Task brief:
Comb through the entries for "drives" and pull out each line that holds it.
[Data listing]
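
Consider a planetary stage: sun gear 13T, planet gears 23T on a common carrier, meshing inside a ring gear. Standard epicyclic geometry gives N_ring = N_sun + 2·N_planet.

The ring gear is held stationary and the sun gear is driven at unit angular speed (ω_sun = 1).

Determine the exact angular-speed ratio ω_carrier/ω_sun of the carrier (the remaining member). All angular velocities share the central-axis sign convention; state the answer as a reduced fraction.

13/72

N_ring = 13 + 2·23 = 59
13(ω_s−ω_c) = −59(ω_r−ω_c),  ω_r=0, ω_s=1
13(1−ω_c) = −59(0−ω_c)  ⇒  72ω_c = 13  ⇒  ω_c = 13/72
ω_c/ω_s = 13/72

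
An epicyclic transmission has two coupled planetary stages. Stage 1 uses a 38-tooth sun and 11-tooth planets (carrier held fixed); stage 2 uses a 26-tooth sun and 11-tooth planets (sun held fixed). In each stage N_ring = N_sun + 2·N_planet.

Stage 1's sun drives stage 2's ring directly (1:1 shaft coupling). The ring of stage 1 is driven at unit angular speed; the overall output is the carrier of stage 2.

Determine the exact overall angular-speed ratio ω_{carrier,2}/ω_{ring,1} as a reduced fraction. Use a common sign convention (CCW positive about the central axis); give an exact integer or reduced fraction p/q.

-720/703

Stage 1: N_ring = 38 + 2·11 = 60
Stage 1: 38(ω_s−ω_c) = −60(ω_r−ω_c),  ω_c=0, ω_r=1
Stage 1: ω_s = 0 − (60/38)(1−0) = -30/19
  ⇒ ω_s¹/ω_r¹ = -30/19
Stage 2: N_ring = 26 + 2·11 = 48
Stage 2: 26(ω_s−ω_c) = −48(ω_r−ω_c),  ω_s=0, ω_r=1
Stage 2: 26(0−ω_c) = −48(1−ω_c)  ⇒  74ω_c = 48  ⇒  ω_c = 24/37
  ⇒ ω_c²/ω_r² = 24/37
Coupling ω_r² = ω_s¹ ⇒ overall = -30/19 × 24/37 = -720/703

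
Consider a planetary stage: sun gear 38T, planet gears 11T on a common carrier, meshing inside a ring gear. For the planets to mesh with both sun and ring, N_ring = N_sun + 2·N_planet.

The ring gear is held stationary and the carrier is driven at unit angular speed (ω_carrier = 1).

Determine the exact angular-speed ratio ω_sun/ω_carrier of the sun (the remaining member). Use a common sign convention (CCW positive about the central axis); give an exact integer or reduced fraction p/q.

N_ring = 38 + 2·11 = 60
38(ω_s−ω_c) = −60(ω_r−ω_c),  ω_r=0, ω_c=1
ω_s = 1 − (60/38)(0−1) = 49/19
ω_s/ω_c = 49/19

49/19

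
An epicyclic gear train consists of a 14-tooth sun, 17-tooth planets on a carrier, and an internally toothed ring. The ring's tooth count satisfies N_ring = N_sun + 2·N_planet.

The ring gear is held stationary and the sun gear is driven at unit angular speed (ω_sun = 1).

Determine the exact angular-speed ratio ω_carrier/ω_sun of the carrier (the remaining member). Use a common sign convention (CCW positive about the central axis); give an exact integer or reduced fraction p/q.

7/31

N_ring = 14 + 2·17 = 48
14(ω_s−ω_c) = −48(ω_r−ω_c),  ω_r=0, ω_s=1
14(1−ω_c) = −48(0−ω_c)  ⇒  62ω_c = 14  ⇒  ω_c = 7/31
ω_c/ω_s = 7/31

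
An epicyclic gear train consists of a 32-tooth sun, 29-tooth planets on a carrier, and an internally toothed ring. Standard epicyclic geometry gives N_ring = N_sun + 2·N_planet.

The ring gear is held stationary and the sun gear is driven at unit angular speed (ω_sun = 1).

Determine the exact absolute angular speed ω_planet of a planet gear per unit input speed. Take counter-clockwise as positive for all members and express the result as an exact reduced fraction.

-16/29

N_ring = 32 + 2·29 = 90
32(ω_s−ω_c) = −90(ω_r−ω_c),  ω_r=0, ω_s=1
32(1−ω_c) = −90(0−ω_c)  ⇒  122ω_c = 32  ⇒  ω_c = 16/61
sun–planet: 32·(1−16/61) = −29·(ω_p−ω_c)  ⇒  ω_p−ω_c = −(32/29)·(45/61) = -1440/1769
ω_p = 16/61 − 1440/1769 = -16/29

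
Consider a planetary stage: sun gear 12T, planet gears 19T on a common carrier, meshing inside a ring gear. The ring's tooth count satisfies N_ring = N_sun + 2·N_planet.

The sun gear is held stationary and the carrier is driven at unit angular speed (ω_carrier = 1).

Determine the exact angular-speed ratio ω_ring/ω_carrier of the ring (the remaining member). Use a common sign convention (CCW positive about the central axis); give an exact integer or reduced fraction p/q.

31/25

N_ring = 12 + 2·19 = 50
12(ω_s−ω_c) = −50(ω_r−ω_c),  ω_s=0, ω_c=1
ω_r = 1 − (12/50)(0−1) = 31/25
ω_r/ω_c = 31/25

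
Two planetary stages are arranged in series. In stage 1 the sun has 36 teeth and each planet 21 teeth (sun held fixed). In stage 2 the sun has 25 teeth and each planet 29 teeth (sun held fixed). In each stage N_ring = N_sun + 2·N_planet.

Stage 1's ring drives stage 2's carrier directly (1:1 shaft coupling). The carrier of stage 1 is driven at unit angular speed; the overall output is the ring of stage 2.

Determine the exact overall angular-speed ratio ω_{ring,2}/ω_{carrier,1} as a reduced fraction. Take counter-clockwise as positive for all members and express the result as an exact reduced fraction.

Stage 1: N_ring = 36 + 2·21 = 78
Stage 1: 36(ω_s−ω_c) = −78(ω_r−ω_c),  ω_s=0, ω_c=1
Stage 1: ω_r = 1 − (36/78)(0−1) = 19/13
  ⇒ ω_r¹/ω_c¹ = 19/13
Stage 2: N_ring = 25 + 2·29 = 83
Stage 2: 25(ω_s−ω_c) = −83(ω_r−ω_c),  ω_s=0, ω_c=1
Stage 2: ω_r = 1 − (25/83)(0−1) = 108/83
  ⇒ ω_r²/ω_c² = 108/83
Coupling ω_c² = ω_r¹ ⇒ overall = 19/13 × 108/83 = 2052/1079

2052/1079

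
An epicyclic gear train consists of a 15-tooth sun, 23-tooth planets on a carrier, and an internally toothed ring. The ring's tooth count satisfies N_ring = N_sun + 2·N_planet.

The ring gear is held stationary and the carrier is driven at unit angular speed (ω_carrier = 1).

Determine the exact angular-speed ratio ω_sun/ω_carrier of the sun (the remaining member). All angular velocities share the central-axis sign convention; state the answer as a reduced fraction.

N_ring = 15 + 2·23 = 61
15(ω_s−ω_c) = −61(ω_r−ω_c),  ω_r=0, ω_c=1
ω_s = 1 − (61/15)(0−1) = 76/15
ω_s/ω_c = 76/15

76/15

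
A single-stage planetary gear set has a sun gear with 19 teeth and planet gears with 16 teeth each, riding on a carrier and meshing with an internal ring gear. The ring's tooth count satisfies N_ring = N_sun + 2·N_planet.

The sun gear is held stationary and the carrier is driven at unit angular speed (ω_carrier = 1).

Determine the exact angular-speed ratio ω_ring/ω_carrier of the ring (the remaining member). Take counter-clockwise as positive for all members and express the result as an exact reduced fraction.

70/51

N_ring = 19 + 2·16 = 51
19(ω_s−ω_c) = −51(ω_r−ω_c),  ω_s=0, ω_c=1
ω_r = 1 − (19/51)(0−1) = 70/51
ω_r/ω_c = 70/51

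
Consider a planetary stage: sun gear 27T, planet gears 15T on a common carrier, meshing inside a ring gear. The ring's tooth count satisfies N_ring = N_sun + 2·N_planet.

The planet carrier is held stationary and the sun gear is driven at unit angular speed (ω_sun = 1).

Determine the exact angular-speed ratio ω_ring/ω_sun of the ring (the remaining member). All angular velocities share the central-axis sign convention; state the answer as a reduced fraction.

N_ring = 27 + 2·15 = 57
27(ω_s−ω_c) = −57(ω_r−ω_c),  ω_c=0, ω_s=1
ω_r = 0 − (27/57)(1−0) = -9/19
ω_r/ω_s = -9/19

-9/19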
[/Data listing]
Expected answer:
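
Stage 1's sun drives stage 2's ring directly (1:1 shaft coupling). The ring of stage 1 is driven at unit angular speed; the overall output is the carrier of stage 2.
Stage 1's ring drives stage 2's carrier directly (1:1 shaft coupling). The carrier of stage 1 is driven at unit angular speed; the overall output is the ring of stage 2.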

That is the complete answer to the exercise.